### [What you are asked to do]
Stopping at the line that holds "If app-a pages", repeat the lines below exactly, starting from the very first and including that final line.
%%
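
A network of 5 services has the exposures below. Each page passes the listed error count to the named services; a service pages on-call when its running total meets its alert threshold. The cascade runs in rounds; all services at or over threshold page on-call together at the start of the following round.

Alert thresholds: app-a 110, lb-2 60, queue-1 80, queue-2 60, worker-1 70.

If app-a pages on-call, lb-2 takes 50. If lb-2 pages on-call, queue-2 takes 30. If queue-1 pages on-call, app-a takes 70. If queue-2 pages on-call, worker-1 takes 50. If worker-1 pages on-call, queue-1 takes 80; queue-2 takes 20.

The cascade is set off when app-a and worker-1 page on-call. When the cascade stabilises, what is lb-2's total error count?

50

Round 1 — app-a, worker-1 page on-call (initial).
  lb-2: +50 → 50 < 60
  queue-1: +80 → 80 ≥ 80
  queue-2: +20 → 20 < 60
Round 2 — queue-1 pages on-call.
No further pages.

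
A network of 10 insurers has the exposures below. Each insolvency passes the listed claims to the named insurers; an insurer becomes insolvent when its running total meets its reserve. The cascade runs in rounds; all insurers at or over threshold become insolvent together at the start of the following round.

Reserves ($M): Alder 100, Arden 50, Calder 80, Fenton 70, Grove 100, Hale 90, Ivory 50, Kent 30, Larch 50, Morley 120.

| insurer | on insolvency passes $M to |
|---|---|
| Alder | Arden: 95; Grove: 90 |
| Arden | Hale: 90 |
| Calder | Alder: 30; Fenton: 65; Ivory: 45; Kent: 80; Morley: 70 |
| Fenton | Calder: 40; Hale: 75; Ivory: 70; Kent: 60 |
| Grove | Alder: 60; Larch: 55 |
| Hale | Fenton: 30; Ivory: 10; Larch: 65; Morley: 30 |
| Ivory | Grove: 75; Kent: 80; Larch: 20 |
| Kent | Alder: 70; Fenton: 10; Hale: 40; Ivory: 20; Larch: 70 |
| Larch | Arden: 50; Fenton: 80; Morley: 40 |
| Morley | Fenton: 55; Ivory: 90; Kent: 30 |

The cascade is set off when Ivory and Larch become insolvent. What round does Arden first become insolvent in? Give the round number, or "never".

2

Round 1 — Ivory, Larch become insolvent (initial).
  Arden: +50 → 50 ≥ 50
  Fenton: +80 → 80 ≥ 70
  Grove: +75 → 75 < 100
  Kent: +80 → 80 ≥ 30
  Morley: +40 → 40 < 120
Round 2 — Arden, Fenton, Kent become insolvent.
  Alder: +70 → 70 < 100
  Calder: +40 → 40 < 80
  Hale: +90+75+40 → 205 ≥ 90
Round 3 — Hale becomes insolvent.
  Morley: +30 → 70 < 120
No further insolvencies.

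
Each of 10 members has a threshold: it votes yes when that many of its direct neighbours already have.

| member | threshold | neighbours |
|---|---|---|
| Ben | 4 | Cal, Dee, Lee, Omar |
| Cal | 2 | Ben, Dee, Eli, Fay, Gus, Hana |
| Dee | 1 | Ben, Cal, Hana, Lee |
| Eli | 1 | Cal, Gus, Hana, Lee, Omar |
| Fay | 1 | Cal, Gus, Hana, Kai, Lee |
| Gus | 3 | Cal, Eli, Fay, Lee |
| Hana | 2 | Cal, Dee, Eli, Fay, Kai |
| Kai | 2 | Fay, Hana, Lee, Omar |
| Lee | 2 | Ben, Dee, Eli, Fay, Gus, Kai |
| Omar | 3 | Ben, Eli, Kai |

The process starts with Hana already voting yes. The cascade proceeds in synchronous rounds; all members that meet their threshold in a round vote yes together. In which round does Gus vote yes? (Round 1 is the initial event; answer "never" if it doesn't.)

4

Round 1 — Hana votes yes (initial).
Round 2 — checking thresholds:
  Cal: 1 of 6 neighbours < 2, holds.
  Dee: 1 of 4 neighbours ≥ 1, votes yes.
  Eli: 1 of 5 neighbours ≥ 1, votes yes.
  Fay: 1 of 5 neighbours ≥ 1, votes yes.
  Kai: 1 of 4 neighbours < 2, holds.
Round 3 — checking thresholds:
  Ben: 1 of 4 neighbours < 4, holds.
  Cal: 4 of 6 neighbours ≥ 2, votes yes.
  Gus: 2 of 4 neighbours < 3, holds.
  Kai: 2 of 4 neighbours ≥ 2, votes yes.
  Lee: 3 of 6 neighbours ≥ 2, votes yes.
  Omar: 1 of 3 neighbours < 3, holds.
Round 4 — checking thresholds:
  Ben: 3 of 4 neighbours < 4, holds.
  Gus: 4 of 4 neighbours ≥ 3, votes yes.
  Omar: 2 of 3 neighbours < 3, holds.
Round 5 — no new yes votes; cascade stops.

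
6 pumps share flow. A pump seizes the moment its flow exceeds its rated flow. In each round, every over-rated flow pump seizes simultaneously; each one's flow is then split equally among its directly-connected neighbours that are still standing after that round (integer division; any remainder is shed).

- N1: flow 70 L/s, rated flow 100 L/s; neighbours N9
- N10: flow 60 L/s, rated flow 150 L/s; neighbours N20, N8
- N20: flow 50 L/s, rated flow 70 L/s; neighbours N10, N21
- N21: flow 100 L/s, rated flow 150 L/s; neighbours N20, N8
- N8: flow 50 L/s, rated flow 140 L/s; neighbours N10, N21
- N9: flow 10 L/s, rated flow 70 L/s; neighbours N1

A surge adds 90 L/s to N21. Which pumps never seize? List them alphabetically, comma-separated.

Round 1 — N21 at 190 > 150. N21 seizes.
  N21 sheds 190 L/s to N20, N8: 95 each.
    N20: 50+95 = 145 > 70
    N8: 50+95 = 145 > 140
Round 2 — N20, N8 seize.
  N20 sheds 145 L/s to N10: 145 each.
    N10: 60+145 = 205 > 150
  N8 sheds 145 L/s to N10: 145 each.
    N10: 205+145 = 350 > 150
Round 3 — N10 seizes.
  N10 sheds 350 L/s: no online neighbours, lost.
No further seizures.

N1, N9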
%%
### [The completed task]
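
A network of 5 services has the exposures below. Each page passes the listed error count to the named services; a service pages on-call when its running total meets its alert threshold. The cascade runs in rounds; all services at or over threshold page on-call together at the start of the following round.

Alert thresholds: app-a 110, lb-2 60, queue-1 80, queue-2 60, worker-1 70.

If app-a pages on-call, lb-2 takes 50. If lb-2 pages on-call, queue-2 takes 30. If queue-1 pages on-call, app-a takes 70. If queue-2 pages on-call, worker-1 takes 50. If worker-1 pages on-call, queue-1 takes 80; queue-2 takes 20.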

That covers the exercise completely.